### WORK ITEM:
Copy out all of the entries below without any change.

### Stored data:

· · · ·

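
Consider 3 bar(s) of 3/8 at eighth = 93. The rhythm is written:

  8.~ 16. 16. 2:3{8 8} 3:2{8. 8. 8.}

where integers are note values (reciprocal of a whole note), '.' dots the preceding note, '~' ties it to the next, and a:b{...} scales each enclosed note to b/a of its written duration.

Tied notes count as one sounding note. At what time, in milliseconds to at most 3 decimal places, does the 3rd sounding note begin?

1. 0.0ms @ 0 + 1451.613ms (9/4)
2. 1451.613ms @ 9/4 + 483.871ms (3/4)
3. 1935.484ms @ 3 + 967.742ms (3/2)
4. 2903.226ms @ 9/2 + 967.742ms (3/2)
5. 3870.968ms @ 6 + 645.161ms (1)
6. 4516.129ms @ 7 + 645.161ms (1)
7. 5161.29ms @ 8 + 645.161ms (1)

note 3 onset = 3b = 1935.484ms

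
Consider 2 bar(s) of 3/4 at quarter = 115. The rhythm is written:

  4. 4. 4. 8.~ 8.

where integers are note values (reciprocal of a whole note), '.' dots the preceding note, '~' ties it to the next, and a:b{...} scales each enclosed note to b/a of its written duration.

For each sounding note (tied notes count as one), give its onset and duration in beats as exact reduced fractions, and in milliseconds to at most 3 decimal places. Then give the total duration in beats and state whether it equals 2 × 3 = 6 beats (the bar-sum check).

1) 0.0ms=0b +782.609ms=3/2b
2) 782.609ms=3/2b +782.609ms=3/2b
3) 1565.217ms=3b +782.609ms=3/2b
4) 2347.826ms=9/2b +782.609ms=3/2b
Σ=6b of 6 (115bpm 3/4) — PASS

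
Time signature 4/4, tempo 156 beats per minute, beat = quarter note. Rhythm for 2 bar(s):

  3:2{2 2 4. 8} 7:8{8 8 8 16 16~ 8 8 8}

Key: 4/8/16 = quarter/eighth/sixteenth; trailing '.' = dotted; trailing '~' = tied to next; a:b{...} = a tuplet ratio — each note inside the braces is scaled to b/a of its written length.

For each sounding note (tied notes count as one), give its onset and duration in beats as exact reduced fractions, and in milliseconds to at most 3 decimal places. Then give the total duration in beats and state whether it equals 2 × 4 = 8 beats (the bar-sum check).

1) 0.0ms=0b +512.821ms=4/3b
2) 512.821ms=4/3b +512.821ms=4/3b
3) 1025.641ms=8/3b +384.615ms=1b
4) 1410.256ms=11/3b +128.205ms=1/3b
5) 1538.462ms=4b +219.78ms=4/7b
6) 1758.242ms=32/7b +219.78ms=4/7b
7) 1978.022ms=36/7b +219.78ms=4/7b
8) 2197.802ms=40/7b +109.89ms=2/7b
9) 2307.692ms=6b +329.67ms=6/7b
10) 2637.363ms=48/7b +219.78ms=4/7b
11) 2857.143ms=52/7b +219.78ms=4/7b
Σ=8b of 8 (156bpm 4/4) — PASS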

· · · ·

### WRITTEN SOLUTION:
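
Consider 3 bar(s) of 3/8 at eighth = 93. The rhythm is written:

  8.~ 16. 16. 2:3{8 8} 3:2{8. 8. 8.}

where integers are note values (reciprocal of a whole note), '.' dots the preceding note, '~' ties it to the next, and a:b{...} scales each enclosed note to b/a of its written duration.

Tied notes count as one sounding note. At what time, in milliseconds to at most 3 decimal places, does the 3rd sounding note begin?

1. 0.0ms @ 0 + 1451.613ms (9/4)
2. 1451.613ms @ 9/4 + 483.871ms (3/4)
3. 1935.484ms @ 3 + 967.742ms (3/2)
4. 2903.226ms @ 9/2 + 967.742ms (3/2)
5. 3870.968ms @ 6 + 645.161ms (1)
6. 4516.129ms @ 7 + 645.161ms (1)
7. 5161.29ms @ 8 + 645.161ms (1)

note 3 onset = 3b = 1935.484ms

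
Consider 2 bar(s) of 3/4 at quarter = 115. The rhythm is written:

  4. 4. 4. 8.~ 8.

where integers are note values (reciprocal of a whole note), '.' dots the preceding note, '~' ties it to the next, and a:b{...} scales each enclosed note to b/a of its written duration.

For each sounding note (tied notes count as one), give its onset and duration in beats as exact reduced fractions, and in milliseconds to at most 3 decimal places. Then give the total duration in beats and state whether it equals 2 × 3 = 6 beats (the bar-sum check).

1) 0.0ms=0b +782.609ms=3/2b
2) 782.609ms=3/2b +782.609ms=3/2b
3) 1565.217ms=3b +782.609ms=3/2b
4) 2347.826ms=9/2b +782.609ms=3/2b
Σ=6b of 6 (115bpm 3/4) — PASS

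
Time signature 4/4, tempo 156 beats per minute, beat = quarter note. Rhythm for 2 bar(s):

  3:2{2 2 4. 8} 7:8{8 8 8 16 16~ 8 8 8}

Key: 4/8/16 = quarter/eighth/sixteenth; trailing '.' = dotted; trailing '~' = tied to next; a:b{...} = a tuplet ratio — each note inside the braces is scaled to b/a of its written length.

For each sounding note (tied notes count as one), give its onset and duration in beats as exact reduced fractions, and in milliseconds to at most 3 decimal places. Then give the total duration in beats and state whether it equals 2 × 4 = 8 beats (the bar-sum check).

1) 0.0ms=0b +512.821ms=4/3b
2) 512.821ms=4/3b +512.821ms=4/3b
3) 1025.641ms=8/3b +384.615ms=1b
4) 1410.256ms=11/3b +128.205ms=1/3b
5) 1538.462ms=4b +219.78ms=4/7b
6) 1758.242ms=32/7b +219.78ms=4/7b
7) 1978.022ms=36/7b +219.78ms=4/7b
8) 2197.802ms=40/7b +109.89ms=2/7b
9) 2307.692ms=6b +329.67ms=6/7b
10) 2637.363ms=48/7b +219.78ms=4/7b
11) 2857.143ms=52/7b +219.78ms=4/7b
Σ=8b of 8 (156bpm 4/4) — PASS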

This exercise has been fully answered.